--- Available data ---
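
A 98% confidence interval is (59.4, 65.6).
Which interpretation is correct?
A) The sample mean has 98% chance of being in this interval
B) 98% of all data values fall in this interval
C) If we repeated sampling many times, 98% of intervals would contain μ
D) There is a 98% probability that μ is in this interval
C

A) Wrong — x̄ is observed and sits in the interval by construction.
B) Wrong — a CI is about the parameter μ, not individual data values.
C) Correct — this is the frequentist long-run coverage interpretation.
D) Wrong — μ is fixed; the randomness lives in the interval, not in μ.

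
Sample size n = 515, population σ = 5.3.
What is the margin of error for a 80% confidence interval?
Margin of error = 0.30

Margin of error = z* · σ/√n
= 1.282 · 5.3/√515
= 1.282 · 5.3/22.6936
= 0.30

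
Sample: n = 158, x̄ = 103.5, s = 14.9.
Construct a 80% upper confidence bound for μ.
μ ≤ 104.50

Upper bound (one-sided):
t* = 0.844 (one-sided for 80%)
Upper bound = x̄ + t* · s/√n = 103.5 + 0.844 · 14.9/√158 = 104.50

We are 80% confident that μ ≤ 104.50.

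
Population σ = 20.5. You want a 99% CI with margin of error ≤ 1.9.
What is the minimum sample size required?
n ≥ 773

For margin E ≤ 1.9:
n ≥ (z* · σ / E)²
n ≥ (2.576 · 20.5 / 1.9)²
n ≥ 772.49

Minimum n = 773 (rounding up)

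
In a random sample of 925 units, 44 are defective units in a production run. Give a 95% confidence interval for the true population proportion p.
(0.034, 0.061)

Proportion CI:
p̂ = 44/925 = 0.04757
SE = √(p̂(1-p̂)/n) = √(0.04757 · 0.95243 / 925) = 0.00700

z* = 1.960
Margin = z* · SE = 1.960 · 0.00700 = 0.0137

CI: 0.04757 ± 0.0137 = (0.034, 0.061)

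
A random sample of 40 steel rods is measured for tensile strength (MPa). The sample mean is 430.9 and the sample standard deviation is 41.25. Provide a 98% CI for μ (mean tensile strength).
(415.08, 446.72)

t-interval (σ unknown):
df = n - 1 = 39
t* = 2.426 for 98% confidence

Margin of error = t* · s/√n = 2.426 · 41.25/√40 = 15.82

CI: (415.08, 446.72)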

--- Work instructions ---
Retype the entries above exactly, but only from the line containing "B) 98% of all" through the line containing "C) If we repeated", both included.

--- Answer below ---
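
B) 98% of all data values fall in this interval
C) If we repeated sampling many times, 98% of intervals would contain μ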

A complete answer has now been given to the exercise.